From the first line to the last, please write out the data exactly.

####################

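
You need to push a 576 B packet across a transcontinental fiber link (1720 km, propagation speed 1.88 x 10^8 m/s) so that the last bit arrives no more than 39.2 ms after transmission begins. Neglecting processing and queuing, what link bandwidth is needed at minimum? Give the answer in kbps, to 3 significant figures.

153 kbps

L = 4608 bits.
Propagation delay = 1720000 / 188000000 = 9.14894 ms.
Transmission budget = 39.2 − 9.14894 = 30.0511 ms.
R ≥ L / t_tx = 4608 bits / 0.0300511 s = 153 kbps.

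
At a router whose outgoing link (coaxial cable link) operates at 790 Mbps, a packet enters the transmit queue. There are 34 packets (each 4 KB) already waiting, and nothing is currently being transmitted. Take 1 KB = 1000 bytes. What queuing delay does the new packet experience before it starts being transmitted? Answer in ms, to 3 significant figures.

Each queued packet: L/R = 32000/790000000 = 0.0405063 ms.
34 queued → 1.37722 ms.
Queuing delay = 1.38 ms.

1.38 ms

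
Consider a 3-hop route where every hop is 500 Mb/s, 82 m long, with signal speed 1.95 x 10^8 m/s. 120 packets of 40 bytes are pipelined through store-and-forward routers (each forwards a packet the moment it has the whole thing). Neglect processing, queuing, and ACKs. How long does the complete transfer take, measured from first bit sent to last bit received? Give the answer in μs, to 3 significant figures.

79.3 μs

Per-hop transmission t_tx = L/R = 320/500000000 = 0.64 μs.
Per-hop propagation t_prop = 82/195000000 = 0.420513 μs.
Pipeline fill: first packet needs 3·t_tx to clear all hops; remaining 119 packets each add one t_tx.
Total = (3+120-1)·t_tx + 3·t_prop = 122·0.64 + 3·0.420513 = 79.3 μs.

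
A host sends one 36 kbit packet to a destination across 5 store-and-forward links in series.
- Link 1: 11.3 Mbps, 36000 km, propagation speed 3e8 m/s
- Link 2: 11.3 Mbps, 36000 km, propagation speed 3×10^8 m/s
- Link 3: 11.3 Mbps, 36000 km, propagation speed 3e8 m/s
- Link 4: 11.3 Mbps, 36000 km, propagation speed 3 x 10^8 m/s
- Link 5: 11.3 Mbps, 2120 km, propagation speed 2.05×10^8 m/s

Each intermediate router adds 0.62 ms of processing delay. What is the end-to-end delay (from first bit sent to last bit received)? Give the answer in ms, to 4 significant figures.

508.8 ms

L = 36000 bits.
Transmission delay per hop = L/R = 36000/11300000 = 3.18584 ms; 5 hops → 15.9292 ms.
Propagation delays (d/s per hop): 120, 120, 120, 120, 10.3415 ms; sum = 490.341 ms.
Processing at 4 router(s): 4 × 0.62 ms = 2.48 ms.
End-to-end = 508.8 ms.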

####################

RESULT OF THIS TASK:
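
You need to push a 576 B packet across a transcontinental fiber link (1720 km, propagation speed 1.88 x 10^8 m/s) so that the last bit arrives no more than 39.2 ms after transmission begins. Neglecting processing and queuing, what link bandwidth is needed at minimum? Give the answer in kbps, to 3 significant figures.

153 kbps

L = 4608 bits.
Propagation delay = 1720000 / 188000000 = 9.14894 ms.
Transmission budget = 39.2 − 9.14894 = 30.0511 ms.
R ≥ L / t_tx = 4608 bits / 0.0300511 s = 153 kbps.

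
At a router whose outgoing link (coaxial cable link) operates at 790 Mbps, a packet enters the transmit queue. There are 34 packets (each 4 KB) already waiting, and nothing is currently being transmitted. Take 1 KB = 1000 bytes. What queuing delay does the new packet experience before it starts being transmitted? Answer in ms, to 3 significant figures.

Each queued packet: L/R = 32000/790000000 = 0.0405063 ms.
34 queued → 1.37722 ms.
Queuing delay = 1.38 ms.

1.38 ms

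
Consider a 3-hop route where every hop is 500 Mb/s, 82 m long, with signal speed 1.95 x 10^8 m/s. 120 packets of 40 bytes are pipelined through store-and-forward routers (each forwards a packet the moment it has the whole thing). Neglect processing, queuing, and ACKs. How long does the complete transfer take, measured from first bit sent to last bit received? Give the answer in μs, to 3 significant figures.

79.3 μs

Per-hop transmission t_tx = L/R = 320/500000000 = 0.64 μs.
Per-hop propagation t_prop = 82/195000000 = 0.420513 μs.
Pipeline fill: first packet needs 3·t_tx to clear all hops; remaining 119 packets each add one t_tx.
Total = (3+120-1)·t_tx + 3·t_prop = 122·0.64 + 3·0.420513 = 79.3 μs.

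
A host sends one 36 kbit packet to a destination across 5 store-and-forward links in series.
- Link 1: 11.3 Mbps, 36000 km, propagation speed 3e8 m/s
- Link 2: 11.3 Mbps, 36000 km, propagation speed 3×10^8 m/s
- Link 3: 11.3 Mbps, 36000 km, propagation speed 3e8 m/s
- Link 4: 11.3 Mbps, 36000 km, propagation speed 3 x 10^8 m/s
- Link 5: 11.3 Mbps, 2120 km, propagation speed 2.05×10^8 m/s

Each intermediate router adds 0.62 ms of processing delay. What is the end-to-end delay (from first bit sent to last bit received)? Give the answer in ms, to 4 significant figures.

508.8 ms

L = 36000 bits.
Transmission delay per hop = L/R = 36000/11300000 = 3.18584 ms; 5 hops → 15.9292 ms.
Propagation delays (d/s per hop): 120, 120, 120, 120, 10.3415 ms; sum = 490.341 ms.
Processing at 4 router(s): 4 × 0.62 ms = 2.48 ms.
End-to-end = 508.8 ms.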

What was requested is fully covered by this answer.